Stored items:
○ ○ ○
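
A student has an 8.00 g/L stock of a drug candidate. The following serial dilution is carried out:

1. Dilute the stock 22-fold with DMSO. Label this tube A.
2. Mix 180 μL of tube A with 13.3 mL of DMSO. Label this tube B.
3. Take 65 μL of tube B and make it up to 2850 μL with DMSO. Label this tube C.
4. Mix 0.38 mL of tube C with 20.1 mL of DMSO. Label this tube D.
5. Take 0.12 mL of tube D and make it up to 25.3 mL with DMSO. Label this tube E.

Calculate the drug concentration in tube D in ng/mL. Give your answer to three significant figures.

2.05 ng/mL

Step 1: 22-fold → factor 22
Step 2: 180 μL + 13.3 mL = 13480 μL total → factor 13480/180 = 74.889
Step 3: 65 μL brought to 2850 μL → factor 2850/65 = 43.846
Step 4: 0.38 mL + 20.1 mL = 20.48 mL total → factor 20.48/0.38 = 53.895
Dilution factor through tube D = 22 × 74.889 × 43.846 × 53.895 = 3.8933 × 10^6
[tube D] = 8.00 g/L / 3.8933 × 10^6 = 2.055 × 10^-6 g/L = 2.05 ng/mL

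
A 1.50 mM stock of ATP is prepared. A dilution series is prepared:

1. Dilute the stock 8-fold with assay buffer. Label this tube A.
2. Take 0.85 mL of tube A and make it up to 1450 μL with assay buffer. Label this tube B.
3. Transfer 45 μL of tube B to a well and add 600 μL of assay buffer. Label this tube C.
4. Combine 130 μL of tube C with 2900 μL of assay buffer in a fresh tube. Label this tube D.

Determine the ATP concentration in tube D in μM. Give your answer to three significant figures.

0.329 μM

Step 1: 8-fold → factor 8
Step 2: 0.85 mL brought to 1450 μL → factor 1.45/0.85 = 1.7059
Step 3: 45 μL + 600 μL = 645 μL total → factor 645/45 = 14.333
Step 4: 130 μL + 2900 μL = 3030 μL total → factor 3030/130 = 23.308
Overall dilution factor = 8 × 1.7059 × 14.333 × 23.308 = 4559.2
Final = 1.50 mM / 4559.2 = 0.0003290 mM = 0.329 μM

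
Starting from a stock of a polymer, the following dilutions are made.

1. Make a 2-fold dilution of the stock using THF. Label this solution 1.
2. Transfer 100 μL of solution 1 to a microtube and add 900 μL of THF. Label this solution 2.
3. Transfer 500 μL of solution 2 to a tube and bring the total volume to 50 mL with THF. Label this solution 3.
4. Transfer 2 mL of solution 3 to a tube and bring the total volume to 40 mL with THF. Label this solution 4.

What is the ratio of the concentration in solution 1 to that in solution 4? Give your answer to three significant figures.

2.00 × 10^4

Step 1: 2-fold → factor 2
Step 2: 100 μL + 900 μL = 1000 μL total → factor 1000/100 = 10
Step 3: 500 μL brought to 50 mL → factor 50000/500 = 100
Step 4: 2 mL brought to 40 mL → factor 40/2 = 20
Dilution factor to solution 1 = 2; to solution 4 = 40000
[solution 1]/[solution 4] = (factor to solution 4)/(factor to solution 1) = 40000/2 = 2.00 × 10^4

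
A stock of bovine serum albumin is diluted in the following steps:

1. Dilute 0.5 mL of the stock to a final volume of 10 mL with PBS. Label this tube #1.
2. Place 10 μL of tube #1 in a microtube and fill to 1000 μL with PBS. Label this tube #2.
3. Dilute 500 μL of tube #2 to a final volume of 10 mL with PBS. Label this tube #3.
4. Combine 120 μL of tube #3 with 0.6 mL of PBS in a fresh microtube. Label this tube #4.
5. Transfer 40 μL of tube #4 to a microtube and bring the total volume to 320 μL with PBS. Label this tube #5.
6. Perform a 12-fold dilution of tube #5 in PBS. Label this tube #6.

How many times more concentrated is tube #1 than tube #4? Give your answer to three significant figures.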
○ ○ ○
Copy, exactly and only, the lines above that begin with the one containing "Starting from a" and finish with the one containing "2. Transfer 100".

Written solution:
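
Starting from a stock of a polymer, the following dilutions are made.

1. Make a 2-fold dilution of the stock using THF. Label this solution 1.
2. Transfer 100 μL of solution 1 to a microtube and add 900 μL of THF. Label this solution 2.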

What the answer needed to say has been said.